| ACTIVITY |
In this exercise, each record below is to be written out again exactly.

| INPUT DATA |
- Opening Delimiter -
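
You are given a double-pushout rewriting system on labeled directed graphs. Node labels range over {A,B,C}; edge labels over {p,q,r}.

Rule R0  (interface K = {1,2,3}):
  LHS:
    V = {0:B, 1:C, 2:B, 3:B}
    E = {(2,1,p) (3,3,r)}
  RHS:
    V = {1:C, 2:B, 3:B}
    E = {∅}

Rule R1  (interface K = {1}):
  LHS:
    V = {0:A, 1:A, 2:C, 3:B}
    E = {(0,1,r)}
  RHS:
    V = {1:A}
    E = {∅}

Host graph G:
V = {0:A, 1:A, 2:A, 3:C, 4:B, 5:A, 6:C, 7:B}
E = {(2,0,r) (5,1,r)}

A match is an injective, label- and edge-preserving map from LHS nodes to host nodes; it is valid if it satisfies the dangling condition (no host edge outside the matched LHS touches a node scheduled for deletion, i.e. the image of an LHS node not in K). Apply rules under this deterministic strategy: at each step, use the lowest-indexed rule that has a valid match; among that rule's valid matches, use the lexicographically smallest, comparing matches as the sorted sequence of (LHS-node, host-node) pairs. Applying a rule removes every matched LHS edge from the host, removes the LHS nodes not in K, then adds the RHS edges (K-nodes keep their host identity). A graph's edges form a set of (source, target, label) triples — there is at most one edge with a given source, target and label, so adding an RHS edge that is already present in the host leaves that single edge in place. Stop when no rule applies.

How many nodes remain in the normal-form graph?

Answer: 2

Derivation:
initial: |V|=8 |E|=2  E = 2-r->0 5-r->1
step 1: apply R1 at {0↦2, 1↦0, 2↦3, 3↦4}  → |V|=5 |E|=1  E = 5-r->1
step 2: apply R1 at {0↦5, 1↦1, 2↦6, 3↦7}  → |V|=2 |E|=0  E = ∅
halt: no rule applies after step 2
NF nodes: {0:A, 1:A}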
- Closing Delimiter -
| SOLUTION FOR THIS TASK |
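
You are given a double-pushout rewriting system on labeled directed graphs. Node labels range over {A,B,C}; edge labels over {p,q,r}.

Rule R0  (interface K = {1,2,3}):
  LHS:
    V = {0:B, 1:C, 2:B, 3:B}
    E = {(2,1,p) (3,3,r)}
  RHS:
    V = {1:C, 2:B, 3:B}
    E = {∅}

Rule R1  (interface K = {1}):
  LHS:
    V = {0:A, 1:A, 2:C, 3:B}
    E = {(0,1,r)}
  RHS:
    V = {1:A}
    E = {∅}

Host graph G:
V = {0:A, 1:A, 2:A, 3:C, 4:B, 5:A, 6:C, 7:B}
E = {(2,0,r) (5,1,r)}

A match is an injective, label- and edge-preserving map from LHS nodes to host nodes; it is valid if it satisfies the dangling condition (no host edge outside the matched LHS touches a node scheduled for deletion, i.e. the image of an LHS node not in K). Apply rules under this deterministic strategy: at each step, use the lowest-indexed rule that has a valid match; among that rule's valid matches, use the lexicographically smallest, comparing matches as the sorted sequence of (LHS-node, host-node) pairs. Applying a rule removes every matched LHS edge from the host, removes the LHS nodes not in K, then adds the RHS edges (K-nodes keep their host identity). A graph's edges form a set of (source, target, label) triples — there is at most one edge with a given source, target and label, so adding an RHS edge that is already present in the host leaves that single edge in place. Stop when no rule applies.

How many nodes remain in the normal-form graph?

Answer: 2

Derivation:
initial: |V|=8 |E|=2  E = 2-r->0 5-r->1
step 1: apply R1 at {0↦2, 1↦0, 2↦3, 3↦4}  → |V|=5 |E|=1  E = 5-r->1
step 2: apply R1 at {0↦5, 1↦1, 2↦6, 3↦7}  → |V|=2 |E|=0  E = ∅
halt: no rule applies after step 2
NF nodes: {0:A, 1:A}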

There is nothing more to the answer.